▶ [TASK INSTRUCTIONS] Reproduce the data in full, exactly.

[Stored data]
----------------
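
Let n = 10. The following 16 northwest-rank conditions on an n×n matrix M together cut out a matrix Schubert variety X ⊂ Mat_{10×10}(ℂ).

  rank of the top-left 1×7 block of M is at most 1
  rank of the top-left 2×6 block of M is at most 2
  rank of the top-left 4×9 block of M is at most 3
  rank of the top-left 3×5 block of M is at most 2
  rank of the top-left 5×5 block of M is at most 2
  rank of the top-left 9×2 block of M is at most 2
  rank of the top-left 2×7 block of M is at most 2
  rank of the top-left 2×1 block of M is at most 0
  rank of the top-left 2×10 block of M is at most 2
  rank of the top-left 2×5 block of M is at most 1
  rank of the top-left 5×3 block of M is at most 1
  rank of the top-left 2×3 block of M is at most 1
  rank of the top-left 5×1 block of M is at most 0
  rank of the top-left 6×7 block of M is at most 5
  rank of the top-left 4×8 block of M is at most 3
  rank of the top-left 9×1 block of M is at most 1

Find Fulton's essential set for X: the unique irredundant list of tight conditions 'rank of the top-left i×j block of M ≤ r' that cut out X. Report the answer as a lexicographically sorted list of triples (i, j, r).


Rank table r_w(10×10) implied by the 16 constraints:

  row 1: 0  1  1  1  1  1  1  1  1  1
  row 2: 0  1  1  1  1  2  2  2  2  2
  row 3: 0  1  1  2  2  3  3  3  3  3
  row 4: 0  1  1  2  2  3  3  3  3  4
  row 5: 0  1  1  2  2  3  4  4  4  5
  row 6: 1  2  2  3  3  4  5  5  5  6
  row 7: 1  2  3  4  4  5  6  6  6  7
  row 8: 1  2  3  4  5  6  7  7  7  8
  row 9: 1  2  3  4  5  6  7  8  8  9
  row 10: 1  2  3  4  5  6  7  8  9  10

reading off 1-entries of Δ²R: w = (2, 6, 4, 10, 7, 1, 3, 5, 8, 9).

ℓ(w)=16; the 5 essential cells (i,j,r):

[(2, 5, 1), (4, 9, 3), (5, 1, 0), (5, 3, 1), (5, 5, 2)]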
----------------
▶ [ANSWER FOR THIS EXERCISE]
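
Let n = 10. The following 16 northwest-rank conditions on an n×n matrix M together cut out a matrix Schubert variety X ⊂ Mat_{10×10}(ℂ).

  rank of the top-left 1×7 block of M is at most 1
  rank of the top-left 2×6 block of M is at most 2
  rank of the top-left 4×9 block of M is at most 3
  rank of the top-left 3×5 block of M is at most 2
  rank of the top-left 5×5 block of M is at most 2
  rank of the top-left 9×2 block of M is at most 2
  rank of the top-left 2×7 block of M is at most 2
  rank of the top-left 2×1 block of M is at most 0
  rank of the top-left 2×10 block of M is at most 2
  rank of the top-left 2×5 block of M is at most 1
  rank of the top-left 5×3 block of M is at most 1
  rank of the top-left 2×3 block of M is at most 1
  rank of the top-left 5×1 block of M is at most 0
  rank of the top-left 6×7 block of M is at most 5
  rank of the top-left 4×8 block of M is at most 3
  rank of the top-left 9×1 block of M is at most 1

Find Fulton's essential set for X: the unique irredundant list of tight conditions 'rank of the top-left i×j block of M ≤ r' that cut out X. Report the answer as a lexicographically sorted list of triples (i, j, r).


Rank table r_w(10×10) implied by the 16 constraints:

  row 1: 0  1  1  1  1  1  1  1  1  1
  row 2: 0  1  1  1  1  2  2  2  2  2
  row 3: 0  1  1  2  2  3  3  3  3  3
  row 4: 0  1  1  2  2  3  3  3  3  4
  row 5: 0  1  1  2  2  3  4  4  4  5
  row 6: 1  2  2  3  3  4  5  5  5  6
  row 7: 1  2  3  4  4  5  6  6  6  7
  row 8: 1  2  3  4  5  6  7  7  7  8
  row 9: 1  2  3  4  5  6  7  8  8  9
  row 10: 1  2  3  4  5  6  7  8  9  10

reading off 1-entries of Δ²R: w = (2, 6, 4, 10, 7, 1, 3, 5, 8, 9).

ℓ(w)=16; the 5 essential cells (i,j,r):

[(2, 5, 1), (4, 9, 3), (5, 1, 0), (5, 3, 1), (5, 5, 2)]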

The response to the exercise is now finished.